**PROBLEM TO SOLVE**: Word for word, print all of the entries below.

**GIVEN INFORMATION**:
==*==

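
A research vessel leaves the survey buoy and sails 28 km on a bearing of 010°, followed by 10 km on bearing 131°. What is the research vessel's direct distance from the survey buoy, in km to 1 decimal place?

Leg 1 (010°, 28 km): east 28 sin 10° = 4.86, north 28 cos 10° = 27.57
Leg 2 (131°, 10 km): east 10 sin 131° = 7.55, north 10 cos 131° = -6.56
Net: 12.41 east, 21.01 north. Distance = √((12.41)² + (21.01)²) = 24.404 km.

24.4 km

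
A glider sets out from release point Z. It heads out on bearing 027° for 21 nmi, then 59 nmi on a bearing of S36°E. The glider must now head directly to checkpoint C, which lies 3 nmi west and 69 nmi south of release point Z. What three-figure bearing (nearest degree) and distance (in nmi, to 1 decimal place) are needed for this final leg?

230°, 61.9 nmi

Leg 1 (027°, 21 nmi): east 21 sin 27° = 9.53, north 21 cos 27° = 18.71
Leg 2 (S36°E, 59 nmi): east 59 sin 144° = 34.68, north 59 cos 144° = -47.73
Current position: (44.21, -29.02). Target: (-3, -69). Remaining: Δeast = -47.21, Δnorth = -39.98.
Bearing = atan2(-47.21, -39.98) mod 360° = 229.74°; distance = √((-47.21)² + (-39.98)²) = 61.866 nmi.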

==*==

**REPLY**:
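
A research vessel leaves the survey buoy and sails 28 km on a bearing of 010°, followed by 10 km on bearing 131°. What is the research vessel's direct distance from the survey buoy, in km to 1 decimal place?

Leg 1 (010°, 28 km): east 28 sin 10° = 4.86, north 28 cos 10° = 27.57
Leg 2 (131°, 10 km): east 10 sin 131° = 7.55, north 10 cos 131° = -6.56
Net: 12.41 east, 21.01 north. Distance = √((12.41)² + (21.01)²) = 24.404 km.

24.4 km

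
A glider sets out from release point Z. It heads out on bearing 027° for 21 nmi, then 59 nmi on a bearing of S36°E. The glider must now head directly to checkpoint C, which lies 3 nmi west and 69 nmi south of release point Z. What three-figure bearing (nearest degree) and distance (in nmi, to 1 decimal place) are needed for this final leg?

230°, 61.9 nmi

Leg 1 (027°, 21 nmi): east 21 sin 27° = 9.53, north 21 cos 27° = 18.71
Leg 2 (S36°E, 59 nmi): east 59 sin 144° = 34.68, north 59 cos 144° = -47.73
Current position: (44.21, -29.02). Target: (-3, -69). Remaining: Δeast = -47.21, Δnorth = -39.98.
Bearing = atan2(-47.21, -39.98) mod 360° = 229.74°; distance = √((-47.21)² + (-39.98)²) = 61.866 nmi.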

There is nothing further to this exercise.